Dataset excerpts:

•••

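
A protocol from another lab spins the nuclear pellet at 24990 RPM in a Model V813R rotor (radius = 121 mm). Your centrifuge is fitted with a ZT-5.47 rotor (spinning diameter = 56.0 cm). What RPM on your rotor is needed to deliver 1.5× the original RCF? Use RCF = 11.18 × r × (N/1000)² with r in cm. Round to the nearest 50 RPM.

20100 RPM

Original rotor: r = 121 mm = 12.1 cm
RCF = 11.18 × r × (N/1000)²
RCF_original = 11.18 × 12.1 × (24.99)² = 11.18 × 12.1 × 624.5001 ≈ 84,481.1 × g
Target RCF = 1.5 × 84,481.1 ≈ 126,721.7 × g
Your rotor: r = 56.0 / 2 = 28 cm
126,721.7 = 11.18 × 28 × (N/1000)²
(N/1000)² = 126,721.7 / 313.04 = 404.8099
N = 1000 × √404.8099 ≈ 20,119.9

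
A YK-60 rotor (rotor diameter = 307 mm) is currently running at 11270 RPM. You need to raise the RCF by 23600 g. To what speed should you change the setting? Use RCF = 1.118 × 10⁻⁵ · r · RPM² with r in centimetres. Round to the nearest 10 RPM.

N₂ ≈ 16260 RPM

r = 307 mm / 2 = 153.5 mm = 15.35 cm
Current RCF = 1.118 × 10⁻⁵ × 15.35 × (11270)² = 1.118 × 10⁻⁵ × 15.35 × 127,012,900 ≈ 21,797.1 × g
Target RCF = 21,797.1 + 23,600 = 45,397.1 × g
N² = 45,397.1 / (17.1613 × 10⁻⁵) = 264,531,825
N ≈ √264,531,825 ≈ 16,264.4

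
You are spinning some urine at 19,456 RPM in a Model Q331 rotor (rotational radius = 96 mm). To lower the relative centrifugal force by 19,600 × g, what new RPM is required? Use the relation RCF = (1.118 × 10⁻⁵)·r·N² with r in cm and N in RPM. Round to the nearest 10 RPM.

r = 96 mm = 9.6 cm
Current RCF = 1.118 × 10⁻⁵ × 9.6 × (19456)² = 1.118 × 10⁻⁵ × 9.6 × 378,535,936 ≈ 40,627.5 × g
Target RCF = 40,627.5 − 19,600 = 21,027.5 × g
N² = 21,027.5 / (10.7328 × 10⁻⁵) = 195,918,120
N ≈ √195,918,120 ≈ 13,997.1

N₂ ≈ 14000 RPM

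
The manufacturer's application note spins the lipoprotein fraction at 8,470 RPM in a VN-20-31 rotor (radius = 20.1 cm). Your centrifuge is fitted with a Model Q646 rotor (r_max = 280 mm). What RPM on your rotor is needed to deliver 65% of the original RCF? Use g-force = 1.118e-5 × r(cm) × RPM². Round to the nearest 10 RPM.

RCF_original = 1.118 × 10⁻⁵ × 20.1 × (8470)² = 1.118 × 10⁻⁵ × 20.1 × 71,740,900 ≈ 16,121.5 × g
Target RCF = 0.65 × 16,121.5 ≈ 10,479 × g
Your rotor: r = 280 mm = 28.0 cm
10,479 = 1.118 × 10⁻⁵ × 28 × N²
N² = 10,479 / (31.304 × 10⁻⁵) = 33,474,955
N ≈ √33,474,955 ≈ 5,785.8

5790 RPM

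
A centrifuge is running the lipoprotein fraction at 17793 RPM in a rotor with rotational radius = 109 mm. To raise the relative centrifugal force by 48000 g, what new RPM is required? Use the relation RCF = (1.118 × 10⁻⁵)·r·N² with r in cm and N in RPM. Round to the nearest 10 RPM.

N₂ ≈ 26650 RPM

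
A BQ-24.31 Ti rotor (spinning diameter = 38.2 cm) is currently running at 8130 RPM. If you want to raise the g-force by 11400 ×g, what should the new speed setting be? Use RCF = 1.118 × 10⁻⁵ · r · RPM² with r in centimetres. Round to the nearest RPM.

r = 38.2 / 2 = 19.1 cm
Current RCF = 1.118 × 10⁻⁵ × 19.1 × (8130)² = 1.118 × 10⁻⁵ × 19.1 × 66,096,900 ≈ 14,114.2 × g
Target RCF = 14,114.2 + 11,400 = 25,514.2 × g
N² = 25,514.2 / (21.3538 × 10⁻⁵) = 119,483,183
N ≈ √119,483,183 ≈ 10,930.8

10931 RPM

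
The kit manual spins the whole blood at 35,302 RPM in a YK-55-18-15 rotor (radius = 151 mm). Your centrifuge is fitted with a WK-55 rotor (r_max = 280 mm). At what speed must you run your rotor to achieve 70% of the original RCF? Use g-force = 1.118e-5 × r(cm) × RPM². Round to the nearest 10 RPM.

≈ 21690 RPM

Original rotor: r = 151 mm = 15.1 cm
RCF_original = 1.118 × 10⁻⁵ × 15.1 × (35302)² = 1.118 × 10⁻⁵ × 15.1 × 1,246,231,204 ≈ 210,386.3 × g
Target RCF = 0.7 × 210,386.3 ≈ 147,270.4 × g
Your rotor: r = 280 mm = 28.0 cm
147,270.4 = 1.118 × 10⁻⁵ × 28 × N²
N² = 147,270.4 / (31.304 × 10⁻⁵) = 470,452,338
N ≈ √470,452,338 ≈ 21,689.9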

•••

Copy each record from above without leaving any out.

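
A protocol from another lab spins the nuclear pellet at 24990 RPM in a Model V813R rotor (radius = 121 mm). Your centrifuge is fitted with a ZT-5.47 rotor (spinning diameter = 56.0 cm). What RPM on your rotor is needed to deliver 1.5× the original RCF? Use RCF = 11.18 × r × (N/1000)² with r in cm. Round to the nearest 50 RPM.

20100 RPM

Original rotor: r = 121 mm = 12.1 cm
RCF = 11.18 × r × (N/1000)²
RCF_original = 11.18 × 12.1 × (24.99)² = 11.18 × 12.1 × 624.5001 ≈ 84,481.1 × g
Target RCF = 1.5 × 84,481.1 ≈ 126,721.7 × g
Your rotor: r = 56.0 / 2 = 28 cm
126,721.7 = 11.18 × 28 × (N/1000)²
(N/1000)² = 126,721.7 / 313.04 = 404.8099
N = 1000 × √404.8099 ≈ 20,119.9

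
A YK-60 rotor (rotor diameter = 307 mm) is currently running at 11270 RPM. You need to raise the RCF by 23600 g. To what speed should you change the setting? Use RCF = 1.118 × 10⁻⁵ · r · RPM² with r in centimetres. Round to the nearest 10 RPM.

N₂ ≈ 16260 RPM

r = 307 mm / 2 = 153.5 mm = 15.35 cm
Current RCF = 1.118 × 10⁻⁵ × 15.35 × (11270)² = 1.118 × 10⁻⁵ × 15.35 × 127,012,900 ≈ 21,797.1 × g
Target RCF = 21,797.1 + 23,600 = 45,397.1 × g
N² = 45,397.1 / (17.1613 × 10⁻⁵) = 264,531,825
N ≈ √264,531,825 ≈ 16,264.4

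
You are spinning some urine at 19,456 RPM in a Model Q331 rotor (rotational radius = 96 mm). To lower the relative centrifugal force by 19,600 × g, what new RPM is required? Use the relation RCF = (1.118 × 10⁻⁵)·r·N² with r in cm and N in RPM. Round to the nearest 10 RPM.

r = 96 mm = 9.6 cm
Current RCF = 1.118 × 10⁻⁵ × 9.6 × (19456)² = 1.118 × 10⁻⁵ × 9.6 × 378,535,936 ≈ 40,627.5 × g
Target RCF = 40,627.5 − 19,600 = 21,027.5 × g
N² = 21,027.5 / (10.7328 × 10⁻⁵) = 195,918,120
N ≈ √195,918,120 ≈ 13,997.1

N₂ ≈ 14000 RPM

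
The manufacturer's application note spins the lipoprotein fraction at 8,470 RPM in a VN-20-31 rotor (radius = 20.1 cm). Your centrifuge is fitted with a Model Q646 rotor (r_max = 280 mm). What RPM on your rotor is needed to deliver 65% of the original RCF? Use g-force = 1.118e-5 × r(cm) × RPM². Round to the nearest 10 RPM.

RCF_original = 1.118 × 10⁻⁵ × 20.1 × (8470)² = 1.118 × 10⁻⁵ × 20.1 × 71,740,900 ≈ 16,121.5 × g
Target RCF = 0.65 × 16,121.5 ≈ 10,479 × g
Your rotor: r = 280 mm = 28.0 cm
10,479 = 1.118 × 10⁻⁵ × 28 × N²
N² = 10,479 / (31.304 × 10⁻⁵) = 33,474,955
N ≈ √33,474,955 ≈ 5,785.8

5790 RPM

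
A centrifuge is running the lipoprotein fraction at 17793 RPM in a rotor with rotational radius = 109 mm. To raise the relative centrifugal force by 48000 g, what new RPM is required? Use the relation RCF = (1.118 × 10⁻⁵)·r·N² with r in cm and N in RPM. Round to the nearest 10 RPM.

N₂ ≈ 26650 RPM

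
A BQ-24.31 Ti rotor (spinning diameter = 38.2 cm) is currently running at 8130 RPM. If you want to raise the g-force by 11400 ×g, what should the new speed setting be? Use RCF = 1.118 × 10⁻⁵ · r · RPM² with r in centimetres. Round to the nearest RPM.

r = 38.2 / 2 = 19.1 cm
Current RCF = 1.118 × 10⁻⁵ × 19.1 × (8130)² = 1.118 × 10⁻⁵ × 19.1 × 66,096,900 ≈ 14,114.2 × g
Target RCF = 14,114.2 + 11,400 = 25,514.2 × g
N² = 25,514.2 / (21.3538 × 10⁻⁵) = 119,483,183
N ≈ √119,483,183 ≈ 10,930.8

10931 RPM

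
The kit manual spins the whole blood at 35,302 RPM in a YK-55-18-15 rotor (radius = 151 mm). Your centrifuge is fitted with a WK-55 rotor (r_max = 280 mm). At what speed must you run your rotor to achieve 70% of the original RCF? Use g-force = 1.118e-5 × r(cm) × RPM². Round to the nearest 10 RPM.

≈ 21690 RPM

Original rotor: r = 151 mm = 15.1 cm
RCF_original = 1.118 × 10⁻⁵ × 15.1 × (35302)² = 1.118 × 10⁻⁵ × 15.1 × 1,246,231,204 ≈ 210,386.3 × g
Target RCF = 0.7 × 210,386.3 ≈ 147,270.4 × g
Your rotor: r = 280 mm = 28.0 cm
147,270.4 = 1.118 × 10⁻⁵ × 28 × N²
N² = 147,270.4 / (31.304 × 10⁻⁵) = 470,452,338
N ≈ √470,452,338 ≈ 21,689.9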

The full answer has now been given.